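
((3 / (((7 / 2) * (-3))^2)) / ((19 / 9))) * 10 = 120 / 931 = 0.13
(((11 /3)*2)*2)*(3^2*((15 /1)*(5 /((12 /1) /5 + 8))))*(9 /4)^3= 9021375 /832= 10843.00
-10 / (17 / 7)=-70 / 17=-4.12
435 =435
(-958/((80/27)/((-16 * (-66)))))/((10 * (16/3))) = -1280367/200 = -6401.84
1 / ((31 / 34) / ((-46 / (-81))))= 0.62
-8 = -8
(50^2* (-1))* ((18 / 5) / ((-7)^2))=-9000 / 49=-183.67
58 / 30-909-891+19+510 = -19036 / 15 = -1269.07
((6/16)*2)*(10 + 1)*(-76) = -627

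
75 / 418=0.18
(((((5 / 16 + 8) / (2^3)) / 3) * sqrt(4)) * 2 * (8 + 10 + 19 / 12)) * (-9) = -31255 / 128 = -244.18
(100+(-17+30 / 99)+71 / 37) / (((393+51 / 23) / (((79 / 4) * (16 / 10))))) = 189069752 / 27747225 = 6.81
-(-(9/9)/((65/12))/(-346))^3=-216/1421930531125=-0.00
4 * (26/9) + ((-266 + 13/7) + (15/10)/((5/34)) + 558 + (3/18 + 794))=699161/630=1109.78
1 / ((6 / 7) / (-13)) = -91 / 6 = -15.17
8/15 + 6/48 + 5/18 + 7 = 2857/360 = 7.94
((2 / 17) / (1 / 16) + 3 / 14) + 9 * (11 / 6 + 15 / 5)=5426 / 119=45.60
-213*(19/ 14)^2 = -76893/ 196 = -392.31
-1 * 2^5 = -32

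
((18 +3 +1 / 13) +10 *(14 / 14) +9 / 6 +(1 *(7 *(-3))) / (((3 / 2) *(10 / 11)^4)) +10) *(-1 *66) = -47360577 / 32500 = -1457.25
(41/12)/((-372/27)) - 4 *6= -12027/496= -24.25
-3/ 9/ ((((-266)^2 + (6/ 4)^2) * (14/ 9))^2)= -108/ 3925276275361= -0.00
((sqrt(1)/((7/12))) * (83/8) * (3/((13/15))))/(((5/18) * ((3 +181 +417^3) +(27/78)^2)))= 1048788/343126297171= 0.00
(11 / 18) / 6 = 11 / 108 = 0.10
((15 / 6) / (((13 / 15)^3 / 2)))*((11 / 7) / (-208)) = -185625 / 3198832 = -0.06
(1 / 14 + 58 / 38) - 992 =-263447 / 266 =-990.40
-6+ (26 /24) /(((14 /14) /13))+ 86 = 94.08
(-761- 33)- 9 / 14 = -794.64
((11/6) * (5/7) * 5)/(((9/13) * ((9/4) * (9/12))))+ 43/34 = 1191829/173502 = 6.87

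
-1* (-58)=58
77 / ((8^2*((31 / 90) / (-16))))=-3465 / 62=-55.89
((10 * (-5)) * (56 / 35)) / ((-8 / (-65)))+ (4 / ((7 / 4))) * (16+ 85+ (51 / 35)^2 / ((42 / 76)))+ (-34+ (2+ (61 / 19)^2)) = -9362176729 / 21669025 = -432.05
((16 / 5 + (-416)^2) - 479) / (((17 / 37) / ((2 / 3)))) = 63854674 / 255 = 250410.49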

# WHAT TO PRODUCE:
Working from the material above, retype exactly the lines from the one with "(11 / 18) / 6 = 11 / 108 = 0.10" through the one with "(-761- 33)- 9 / 14 = -794.64", both included, and only those lines.

# YOUR SOLUTION:
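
(11 / 18) / 6 = 11 / 108 = 0.10
((15 / 6) / (((13 / 15)^3 / 2)))*((11 / 7) / (-208)) = -185625 / 3198832 = -0.06
(1 / 14 + 58 / 38) - 992 =-263447 / 266 =-990.40
-6+ (26 /24) /(((14 /14) /13))+ 86 = 94.08
(-761- 33)- 9 / 14 = -794.64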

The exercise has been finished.